:: WORK INSTRUCTION ::
Copy the records below word for word. Stop after the line that contains "Answer: -527/12 ≈ -43.917".

[Stored data]
* * *

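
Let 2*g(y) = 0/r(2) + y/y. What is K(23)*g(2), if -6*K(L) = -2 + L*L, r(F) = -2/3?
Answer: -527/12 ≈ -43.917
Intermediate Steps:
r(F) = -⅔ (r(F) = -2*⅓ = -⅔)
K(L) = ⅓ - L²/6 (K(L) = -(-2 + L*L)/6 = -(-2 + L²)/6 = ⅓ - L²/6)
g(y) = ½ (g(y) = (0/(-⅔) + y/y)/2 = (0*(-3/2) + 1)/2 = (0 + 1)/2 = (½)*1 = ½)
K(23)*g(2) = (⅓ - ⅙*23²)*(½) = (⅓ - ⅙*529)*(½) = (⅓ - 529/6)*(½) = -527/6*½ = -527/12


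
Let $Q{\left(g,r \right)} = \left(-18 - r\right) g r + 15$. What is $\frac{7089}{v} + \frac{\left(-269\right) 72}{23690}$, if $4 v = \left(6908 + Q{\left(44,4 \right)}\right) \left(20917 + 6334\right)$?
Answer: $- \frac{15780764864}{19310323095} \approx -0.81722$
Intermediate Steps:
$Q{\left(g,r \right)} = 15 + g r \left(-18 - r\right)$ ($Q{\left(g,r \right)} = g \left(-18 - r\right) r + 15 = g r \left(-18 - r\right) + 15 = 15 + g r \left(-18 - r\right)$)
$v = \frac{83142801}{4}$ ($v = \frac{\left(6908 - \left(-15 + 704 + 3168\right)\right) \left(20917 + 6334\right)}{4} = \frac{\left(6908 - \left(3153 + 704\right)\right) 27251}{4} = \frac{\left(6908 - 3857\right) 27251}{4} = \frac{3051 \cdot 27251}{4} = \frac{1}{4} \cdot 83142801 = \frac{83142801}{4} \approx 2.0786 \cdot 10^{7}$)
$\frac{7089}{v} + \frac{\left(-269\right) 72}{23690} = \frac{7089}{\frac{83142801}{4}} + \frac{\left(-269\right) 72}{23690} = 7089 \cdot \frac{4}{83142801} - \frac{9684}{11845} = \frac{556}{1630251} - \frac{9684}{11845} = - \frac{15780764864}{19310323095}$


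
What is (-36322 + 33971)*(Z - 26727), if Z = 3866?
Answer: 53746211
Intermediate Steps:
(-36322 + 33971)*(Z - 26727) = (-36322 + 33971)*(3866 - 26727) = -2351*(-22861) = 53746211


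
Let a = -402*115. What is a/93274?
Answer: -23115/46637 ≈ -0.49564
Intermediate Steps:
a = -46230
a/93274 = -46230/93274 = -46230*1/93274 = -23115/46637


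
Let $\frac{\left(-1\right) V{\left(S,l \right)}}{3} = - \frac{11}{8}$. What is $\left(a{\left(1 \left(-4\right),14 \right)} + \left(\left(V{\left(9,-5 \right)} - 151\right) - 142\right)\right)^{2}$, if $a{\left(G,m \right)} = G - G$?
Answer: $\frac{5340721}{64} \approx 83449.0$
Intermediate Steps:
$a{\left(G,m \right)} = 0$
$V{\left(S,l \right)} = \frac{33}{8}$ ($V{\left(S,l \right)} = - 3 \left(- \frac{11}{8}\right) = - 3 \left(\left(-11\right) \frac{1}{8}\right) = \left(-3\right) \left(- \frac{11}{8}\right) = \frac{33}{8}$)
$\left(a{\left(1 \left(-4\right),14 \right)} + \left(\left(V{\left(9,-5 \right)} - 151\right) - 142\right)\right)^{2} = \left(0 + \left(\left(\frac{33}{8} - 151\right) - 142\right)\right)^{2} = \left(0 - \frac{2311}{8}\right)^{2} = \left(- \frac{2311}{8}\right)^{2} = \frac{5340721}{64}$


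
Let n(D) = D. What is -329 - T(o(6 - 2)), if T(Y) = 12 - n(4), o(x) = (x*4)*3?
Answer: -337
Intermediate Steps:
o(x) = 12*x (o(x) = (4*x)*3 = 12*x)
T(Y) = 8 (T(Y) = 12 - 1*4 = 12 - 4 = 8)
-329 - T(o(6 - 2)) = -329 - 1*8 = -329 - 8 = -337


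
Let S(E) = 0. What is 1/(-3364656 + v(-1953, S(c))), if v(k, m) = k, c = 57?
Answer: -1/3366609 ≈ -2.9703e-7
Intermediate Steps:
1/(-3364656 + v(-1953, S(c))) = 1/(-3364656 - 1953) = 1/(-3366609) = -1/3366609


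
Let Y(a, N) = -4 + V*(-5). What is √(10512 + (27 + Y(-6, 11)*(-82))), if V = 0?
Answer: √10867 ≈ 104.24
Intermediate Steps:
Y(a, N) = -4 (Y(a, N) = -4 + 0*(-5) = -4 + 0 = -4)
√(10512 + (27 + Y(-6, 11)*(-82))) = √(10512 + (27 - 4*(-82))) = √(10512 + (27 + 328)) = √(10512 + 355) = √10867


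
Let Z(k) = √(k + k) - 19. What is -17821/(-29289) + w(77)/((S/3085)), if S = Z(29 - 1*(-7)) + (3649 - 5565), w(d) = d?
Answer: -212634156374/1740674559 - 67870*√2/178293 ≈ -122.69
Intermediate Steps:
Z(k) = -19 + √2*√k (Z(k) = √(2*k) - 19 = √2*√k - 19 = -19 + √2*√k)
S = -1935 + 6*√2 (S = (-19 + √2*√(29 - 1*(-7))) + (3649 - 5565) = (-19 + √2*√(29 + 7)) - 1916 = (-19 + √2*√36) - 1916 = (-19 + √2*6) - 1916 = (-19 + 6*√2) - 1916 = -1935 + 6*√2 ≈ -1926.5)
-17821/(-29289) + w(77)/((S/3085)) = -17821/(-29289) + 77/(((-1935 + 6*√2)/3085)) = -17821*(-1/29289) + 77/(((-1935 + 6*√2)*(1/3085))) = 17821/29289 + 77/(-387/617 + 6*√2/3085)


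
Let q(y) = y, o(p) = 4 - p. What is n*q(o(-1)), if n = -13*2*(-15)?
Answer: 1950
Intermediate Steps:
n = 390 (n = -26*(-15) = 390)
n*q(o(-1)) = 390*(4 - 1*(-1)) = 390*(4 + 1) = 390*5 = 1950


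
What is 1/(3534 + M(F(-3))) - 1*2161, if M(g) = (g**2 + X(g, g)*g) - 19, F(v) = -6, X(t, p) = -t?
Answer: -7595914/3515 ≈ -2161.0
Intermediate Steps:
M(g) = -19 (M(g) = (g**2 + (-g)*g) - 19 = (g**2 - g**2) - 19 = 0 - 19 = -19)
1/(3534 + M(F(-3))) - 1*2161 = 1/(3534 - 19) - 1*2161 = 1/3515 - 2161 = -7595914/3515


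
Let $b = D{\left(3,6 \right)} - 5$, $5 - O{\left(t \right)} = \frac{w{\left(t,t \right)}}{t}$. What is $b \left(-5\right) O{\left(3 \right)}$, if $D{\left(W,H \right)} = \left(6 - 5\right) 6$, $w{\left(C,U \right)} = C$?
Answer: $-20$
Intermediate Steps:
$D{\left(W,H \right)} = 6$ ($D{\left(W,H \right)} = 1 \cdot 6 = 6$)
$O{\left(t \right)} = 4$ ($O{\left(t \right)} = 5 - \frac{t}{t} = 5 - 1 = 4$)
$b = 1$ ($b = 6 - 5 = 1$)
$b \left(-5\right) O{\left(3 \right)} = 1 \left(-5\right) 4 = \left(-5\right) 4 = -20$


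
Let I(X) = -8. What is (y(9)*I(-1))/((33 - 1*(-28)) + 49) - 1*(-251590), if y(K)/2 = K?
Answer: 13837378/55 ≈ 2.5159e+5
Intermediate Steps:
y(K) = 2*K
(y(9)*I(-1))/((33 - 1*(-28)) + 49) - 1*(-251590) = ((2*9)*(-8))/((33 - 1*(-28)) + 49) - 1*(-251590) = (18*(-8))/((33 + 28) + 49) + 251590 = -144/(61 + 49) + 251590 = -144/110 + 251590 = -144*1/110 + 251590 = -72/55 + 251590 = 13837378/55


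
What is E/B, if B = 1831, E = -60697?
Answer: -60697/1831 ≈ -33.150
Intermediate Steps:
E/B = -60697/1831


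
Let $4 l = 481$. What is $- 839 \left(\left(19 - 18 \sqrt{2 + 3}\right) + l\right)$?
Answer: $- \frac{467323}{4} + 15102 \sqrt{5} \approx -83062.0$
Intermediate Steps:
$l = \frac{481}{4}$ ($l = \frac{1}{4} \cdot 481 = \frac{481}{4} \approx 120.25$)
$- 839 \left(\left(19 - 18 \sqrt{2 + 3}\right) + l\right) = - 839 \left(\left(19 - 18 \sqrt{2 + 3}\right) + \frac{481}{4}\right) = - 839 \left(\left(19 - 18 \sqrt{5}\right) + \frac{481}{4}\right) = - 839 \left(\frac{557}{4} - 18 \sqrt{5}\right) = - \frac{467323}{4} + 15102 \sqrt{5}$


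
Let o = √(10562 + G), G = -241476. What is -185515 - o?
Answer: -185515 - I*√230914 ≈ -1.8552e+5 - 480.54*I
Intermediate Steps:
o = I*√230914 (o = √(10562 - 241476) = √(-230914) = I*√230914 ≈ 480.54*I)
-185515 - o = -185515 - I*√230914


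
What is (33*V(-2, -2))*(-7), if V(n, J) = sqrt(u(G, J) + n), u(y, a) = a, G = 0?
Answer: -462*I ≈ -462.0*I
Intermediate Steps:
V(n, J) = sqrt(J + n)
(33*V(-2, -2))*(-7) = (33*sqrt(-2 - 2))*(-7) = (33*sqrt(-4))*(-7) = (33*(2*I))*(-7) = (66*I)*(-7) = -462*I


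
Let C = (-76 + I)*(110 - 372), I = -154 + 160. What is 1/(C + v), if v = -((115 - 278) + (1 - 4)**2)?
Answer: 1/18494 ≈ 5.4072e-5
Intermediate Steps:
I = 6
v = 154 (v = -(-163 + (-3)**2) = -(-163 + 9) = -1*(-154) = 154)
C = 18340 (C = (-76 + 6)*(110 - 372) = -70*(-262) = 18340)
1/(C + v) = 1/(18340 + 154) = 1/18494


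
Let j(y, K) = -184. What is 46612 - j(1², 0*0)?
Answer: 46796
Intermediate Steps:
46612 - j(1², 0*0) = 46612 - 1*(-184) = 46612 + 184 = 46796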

* * *

:: YOUR SOLUTION ::
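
Let 2*g(y) = 0/r(2) + y/y. What is K(23)*g(2), if -6*K(L) = -2 + L*L, r(F) = -2/3?
Answer: -527/12 ≈ -43.917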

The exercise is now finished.